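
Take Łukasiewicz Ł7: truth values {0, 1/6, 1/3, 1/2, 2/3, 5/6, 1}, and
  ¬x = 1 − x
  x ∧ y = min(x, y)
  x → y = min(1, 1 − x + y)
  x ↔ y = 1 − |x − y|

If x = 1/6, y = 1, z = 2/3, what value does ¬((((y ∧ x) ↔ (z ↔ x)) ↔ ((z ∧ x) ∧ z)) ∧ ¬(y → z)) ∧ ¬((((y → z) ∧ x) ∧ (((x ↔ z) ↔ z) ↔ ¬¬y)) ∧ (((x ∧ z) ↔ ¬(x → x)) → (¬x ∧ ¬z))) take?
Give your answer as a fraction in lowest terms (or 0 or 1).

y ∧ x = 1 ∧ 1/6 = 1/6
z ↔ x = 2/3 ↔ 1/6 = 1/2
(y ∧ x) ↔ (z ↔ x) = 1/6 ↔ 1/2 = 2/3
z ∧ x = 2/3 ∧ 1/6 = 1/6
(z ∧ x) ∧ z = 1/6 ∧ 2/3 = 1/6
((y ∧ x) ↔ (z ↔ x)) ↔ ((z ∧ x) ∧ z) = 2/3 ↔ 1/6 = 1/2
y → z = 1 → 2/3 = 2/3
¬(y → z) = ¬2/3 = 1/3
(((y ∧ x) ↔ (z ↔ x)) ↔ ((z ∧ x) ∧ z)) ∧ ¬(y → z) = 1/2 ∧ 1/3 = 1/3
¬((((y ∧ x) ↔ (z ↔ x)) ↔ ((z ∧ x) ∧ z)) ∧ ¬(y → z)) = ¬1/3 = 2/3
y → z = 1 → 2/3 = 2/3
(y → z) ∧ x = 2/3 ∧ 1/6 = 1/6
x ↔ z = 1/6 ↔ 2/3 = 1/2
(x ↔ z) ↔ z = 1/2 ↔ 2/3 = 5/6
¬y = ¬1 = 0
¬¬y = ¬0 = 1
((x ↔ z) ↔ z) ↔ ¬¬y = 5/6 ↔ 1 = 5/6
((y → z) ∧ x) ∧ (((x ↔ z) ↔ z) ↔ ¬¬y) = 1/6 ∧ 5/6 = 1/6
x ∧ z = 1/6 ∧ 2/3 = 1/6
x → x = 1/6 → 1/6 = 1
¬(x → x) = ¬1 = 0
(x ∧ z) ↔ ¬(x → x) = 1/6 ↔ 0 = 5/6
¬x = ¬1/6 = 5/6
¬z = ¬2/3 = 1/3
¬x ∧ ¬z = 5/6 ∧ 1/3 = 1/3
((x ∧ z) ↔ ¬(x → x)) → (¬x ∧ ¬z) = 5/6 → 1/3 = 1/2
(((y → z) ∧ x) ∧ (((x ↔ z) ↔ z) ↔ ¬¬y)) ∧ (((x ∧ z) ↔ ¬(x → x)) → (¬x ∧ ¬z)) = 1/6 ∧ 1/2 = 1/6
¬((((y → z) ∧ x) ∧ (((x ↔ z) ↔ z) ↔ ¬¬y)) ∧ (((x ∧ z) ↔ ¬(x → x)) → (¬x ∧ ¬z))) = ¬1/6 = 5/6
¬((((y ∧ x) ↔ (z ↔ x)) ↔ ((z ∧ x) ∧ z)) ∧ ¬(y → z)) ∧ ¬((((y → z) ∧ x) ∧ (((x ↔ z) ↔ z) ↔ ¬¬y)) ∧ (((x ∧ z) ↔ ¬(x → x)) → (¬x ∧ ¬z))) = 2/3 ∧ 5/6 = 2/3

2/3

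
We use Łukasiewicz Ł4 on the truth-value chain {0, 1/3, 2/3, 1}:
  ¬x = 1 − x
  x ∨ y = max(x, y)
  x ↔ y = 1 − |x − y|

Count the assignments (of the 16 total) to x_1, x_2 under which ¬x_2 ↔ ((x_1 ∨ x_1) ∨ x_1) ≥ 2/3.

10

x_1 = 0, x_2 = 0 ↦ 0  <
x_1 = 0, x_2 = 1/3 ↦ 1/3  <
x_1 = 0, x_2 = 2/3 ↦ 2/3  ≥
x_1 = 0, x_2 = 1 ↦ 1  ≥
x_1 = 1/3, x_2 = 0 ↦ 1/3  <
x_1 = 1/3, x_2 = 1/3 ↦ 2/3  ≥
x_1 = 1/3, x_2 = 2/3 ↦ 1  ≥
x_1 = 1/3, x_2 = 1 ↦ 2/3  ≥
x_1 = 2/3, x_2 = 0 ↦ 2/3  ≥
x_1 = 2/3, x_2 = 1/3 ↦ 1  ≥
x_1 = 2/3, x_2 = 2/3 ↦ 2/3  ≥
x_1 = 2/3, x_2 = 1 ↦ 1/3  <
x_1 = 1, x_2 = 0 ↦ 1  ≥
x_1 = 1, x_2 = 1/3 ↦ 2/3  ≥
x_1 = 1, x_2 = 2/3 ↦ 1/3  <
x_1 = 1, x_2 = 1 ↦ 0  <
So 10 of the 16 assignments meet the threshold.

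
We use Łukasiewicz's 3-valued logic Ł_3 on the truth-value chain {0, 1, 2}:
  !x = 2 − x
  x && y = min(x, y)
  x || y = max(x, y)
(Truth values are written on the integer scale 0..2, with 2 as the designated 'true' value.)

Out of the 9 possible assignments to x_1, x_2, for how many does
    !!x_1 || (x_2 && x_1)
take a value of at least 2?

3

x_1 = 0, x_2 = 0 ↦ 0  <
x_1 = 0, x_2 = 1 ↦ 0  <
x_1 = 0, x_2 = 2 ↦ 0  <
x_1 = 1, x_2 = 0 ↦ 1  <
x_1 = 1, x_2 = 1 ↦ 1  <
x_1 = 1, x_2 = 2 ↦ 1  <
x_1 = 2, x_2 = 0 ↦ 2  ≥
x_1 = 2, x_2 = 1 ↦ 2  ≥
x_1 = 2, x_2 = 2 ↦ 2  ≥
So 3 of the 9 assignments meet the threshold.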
***
* **Exercise brief**: Copy each line of the data that contains the word "values", leaving the other lines out.

* **Task result**:
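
Take Łukasiewicz Ł7: truth values {0, 1/6, 1/3, 1/2, 2/3, 5/6, 1}, and
(Truth values are written on the integer scale 0..2, with 2 as the designated 'true' value.)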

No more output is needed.